## Data in this exercise
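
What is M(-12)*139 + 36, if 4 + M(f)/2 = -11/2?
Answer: -2605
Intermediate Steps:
M(f) = -19 (M(f) = -8 + 2*(-11/2) = -8 - 11 = -19)
M(-12)*139 + 36 = -19*139 + 36 = -2641 + 36 = -2605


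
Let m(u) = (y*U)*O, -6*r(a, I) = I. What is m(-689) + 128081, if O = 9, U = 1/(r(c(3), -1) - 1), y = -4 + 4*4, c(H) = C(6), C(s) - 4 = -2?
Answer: 639757/5 ≈ 1.2795e+5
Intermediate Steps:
C(s) = 2 (C(s) = 4 - 2 = 2)
c(H) = 2
y = 12 (y = -4 + 16 = 12)
r(a, I) = -I/6
U = -6/5 (U = 1/(-1/6*(-1) - 1) = 1/(1/6 - 1) = 1/(-5/6) = -6/5 ≈ -1.2000)
m(u) = -648/5 (m(u) = (12*(-6/5))*9 = -72/5*9 = -648/5)
m(-689) + 128081 = -648/5 + 128081 = 639757/5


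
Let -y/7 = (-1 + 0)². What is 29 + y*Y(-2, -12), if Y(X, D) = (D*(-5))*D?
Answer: 5069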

## Exercise goal
Give back exactly what runs from the first line of the listing above to the line that contains "Answer: 639757/5 ≈ 1.2795e+5", keeping both end lines.

## Answer
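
What is M(-12)*139 + 36, if 4 + M(f)/2 = -11/2?
Answer: -2605
Intermediate Steps:
M(f) = -19 (M(f) = -8 + 2*(-11/2) = -8 - 11 = -19)
M(-12)*139 + 36 = -19*139 + 36 = -2641 + 36 = -2605


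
Let m(u) = (y*U)*O, -6*r(a, I) = I. What is m(-689) + 128081, if O = 9, U = 1/(r(c(3), -1) - 1), y = -4 + 4*4, c(H) = C(6), C(s) - 4 = -2?
Answer: 639757/5 ≈ 1.2795e+5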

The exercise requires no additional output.